## Task directions
Please reproduce each line of the data below exactly as shown.

================================

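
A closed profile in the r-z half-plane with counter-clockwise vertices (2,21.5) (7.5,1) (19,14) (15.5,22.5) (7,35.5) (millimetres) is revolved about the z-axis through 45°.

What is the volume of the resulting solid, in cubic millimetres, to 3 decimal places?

Profile (r,z), 5 vertices: (2,21.5) (7.5,1) (19,14) (15.5,22.5) (7,35.5)
edge 0: (2,21.5)→(7.5,1)  cross = 2·1 − 7.5·21.5 = -159.2500; (r_i+r_j)·cross = 9.5·-159.2500 = -1512.8750
edge 1: (7.5,1)→(19,14)  cross = 7.5·14 − 19·1 = 86.0000; (r_i+r_j)·cross = 26.5·86.0000 = 2279.0000
edge 2: (19,14)→(15.5,22.5)  cross = 19·22.5 − 15.5·14 = 210.5000; (r_i+r_j)·cross = 34.5·210.5000 = 7262.2500
edge 3: (15.5,22.5)→(7,35.5)  cross = 15.5·35.5 − 7·22.5 = 392.7500; (r_i+r_j)·cross = 22.5·392.7500 = 8836.8750
edge 4: (7,35.5)→(2,21.5)  cross = 7·21.5 − 2·35.5 = 79.5000; (r_i+r_j)·cross = 9·79.5000 = 715.5000
Σcross = 609.5000 → A = |Σcross|/2 = 304.7500 mm²
Σ(r_i+r_j)·cross = 17580.7500 → first moment M = |Σ|/6 = 2930.1250
R_c = M/A = 2930.1250/304.7500 = 9.6148 mm
θ = 45° = 0.785398 rad
V = θ·R_c·A = 0.785398·9.6148·304.7500 = 2301.315 mm³

Volume = 2301.315 mm³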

================================

## Exercise output
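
A closed profile in the r-z half-plane with counter-clockwise vertices (2,21.5) (7.5,1) (19,14) (15.5,22.5) (7,35.5) (millimetres) is revolved about the z-axis through 45°.

What is the volume of the resulting solid, in cubic millimetres, to 3 decimal places?

Profile (r,z), 5 vertices: (2,21.5) (7.5,1) (19,14) (15.5,22.5) (7,35.5)
edge 0: (2,21.5)→(7.5,1)  cross = 2·1 − 7.5·21.5 = -159.2500; (r_i+r_j)·cross = 9.5·-159.2500 = -1512.8750
edge 1: (7.5,1)→(19,14)  cross = 7.5·14 − 19·1 = 86.0000; (r_i+r_j)·cross = 26.5·86.0000 = 2279.0000
edge 2: (19,14)→(15.5,22.5)  cross = 19·22.5 − 15.5·14 = 210.5000; (r_i+r_j)·cross = 34.5·210.5000 = 7262.2500
edge 3: (15.5,22.5)→(7,35.5)  cross = 15.5·35.5 − 7·22.5 = 392.7500; (r_i+r_j)·cross = 22.5·392.7500 = 8836.8750
edge 4: (7,35.5)→(2,21.5)  cross = 7·21.5 − 2·35.5 = 79.5000; (r_i+r_j)·cross = 9·79.5000 = 715.5000
Σcross = 609.5000 → A = |Σcross|/2 = 304.7500 mm²
Σ(r_i+r_j)·cross = 17580.7500 → first moment M = |Σ|/6 = 2930.1250
R_c = M/A = 2930.1250/304.7500 = 9.6148 mm
θ = 45° = 0.785398 rad
V = θ·R_c·A = 0.785398·9.6148·304.7500 = 2301.315 mm³

Volume = 2301.315 mm³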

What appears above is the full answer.